**Try it**
Please return every line in the following data that includes the string "infill".

Available records: Begin

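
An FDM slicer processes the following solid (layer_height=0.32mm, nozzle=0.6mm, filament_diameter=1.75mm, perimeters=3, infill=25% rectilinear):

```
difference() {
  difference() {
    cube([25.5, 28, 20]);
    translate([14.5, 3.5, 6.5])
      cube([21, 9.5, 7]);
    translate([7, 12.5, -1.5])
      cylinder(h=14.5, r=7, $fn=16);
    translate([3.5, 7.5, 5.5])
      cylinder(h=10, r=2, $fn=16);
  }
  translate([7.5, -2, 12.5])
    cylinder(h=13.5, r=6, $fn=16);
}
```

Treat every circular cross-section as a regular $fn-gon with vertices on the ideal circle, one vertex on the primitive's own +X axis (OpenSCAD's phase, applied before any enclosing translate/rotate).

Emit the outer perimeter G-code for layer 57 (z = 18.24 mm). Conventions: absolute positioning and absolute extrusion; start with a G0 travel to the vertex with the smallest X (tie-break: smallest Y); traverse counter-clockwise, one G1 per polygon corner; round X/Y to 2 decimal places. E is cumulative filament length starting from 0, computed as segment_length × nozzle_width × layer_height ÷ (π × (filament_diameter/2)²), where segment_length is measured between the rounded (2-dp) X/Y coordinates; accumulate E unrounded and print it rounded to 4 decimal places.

At z = 18.24 mm: the cube (footprint 25.5×28) is included at this height; the cube at (14.5, 3.5) does not reach this height (z outside [6.5, 13.5]); the cylinder at (7, 12.5) does not reach this height (z outside [-1.5, 13]); the cylinder at (3.5, 7.5) is not intersected at this z (z outside [5.5, 15.5]); After the difference (first − rest): none of the subtracted shapes is present at this height, so the 25.5×28 cube is unchanged — 1 connected region; the r=6 cylinder at (7.5, -2) gives a regular 16-gon of circumradius 6 (constant along its height); Subtracting the remaining from the first: starting from that combined region, the r=6 cylinder at (7.5, -2) partially overlaps it — only the 31.90 mm² overlap (of its 110.21 mm²) is removed, clipping the outline — 1 connected region. The outline is a single polygon with 13 vertices. Extrusion per mm of travel: 0.6 × 0.32 / (π × 0.875²) = 0.079824. Accumulating E over each segment gives final E = 8.8161.

G0 X0.00 Y0.00 Z18.24
G1 X1.90 Y0.00 E0.1517
G1 X1.96 Y0.30 E0.1761
G1 X3.26 Y2.24 E0.3625
G1 X5.20 Y3.54 E0.5489
G1 X7.50 Y4.00 E0.7361
G1 X9.80 Y3.54 E0.9234
G1 X11.74 Y2.24 E1.1098
G1 X13.04 Y0.30 E1.2962
G1 X13.10 Y0.00 E1.3206
G1 X25.50 Y0.00 E2.3104
G1 X25.50 Y28.00 E4.5455
G1 X0.00 Y28.00 E6.5810
G1 X0.00 Y0.00 E8.8161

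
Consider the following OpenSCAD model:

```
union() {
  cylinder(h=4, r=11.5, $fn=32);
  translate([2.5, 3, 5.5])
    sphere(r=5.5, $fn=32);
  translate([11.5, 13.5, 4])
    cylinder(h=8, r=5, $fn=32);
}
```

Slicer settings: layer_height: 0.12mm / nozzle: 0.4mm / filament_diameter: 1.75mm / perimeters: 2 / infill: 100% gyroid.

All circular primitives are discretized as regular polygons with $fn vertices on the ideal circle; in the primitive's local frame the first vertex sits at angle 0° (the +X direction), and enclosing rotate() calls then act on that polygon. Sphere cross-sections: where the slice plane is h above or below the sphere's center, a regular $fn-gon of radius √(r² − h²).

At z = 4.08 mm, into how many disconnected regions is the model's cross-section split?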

Available records: End

**Answer space**
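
An FDM slicer processes the following solid (layer_height=0.32mm, nozzle=0.6mm, filament_diameter=1.75mm, perimeters=3, infill=25% rectilinear):
Slicer settings: layer_height: 0.12mm / nozzle: 0.4mm / filament_diameter: 1.75mm / perimeters: 2 / infill: 100% gyroid.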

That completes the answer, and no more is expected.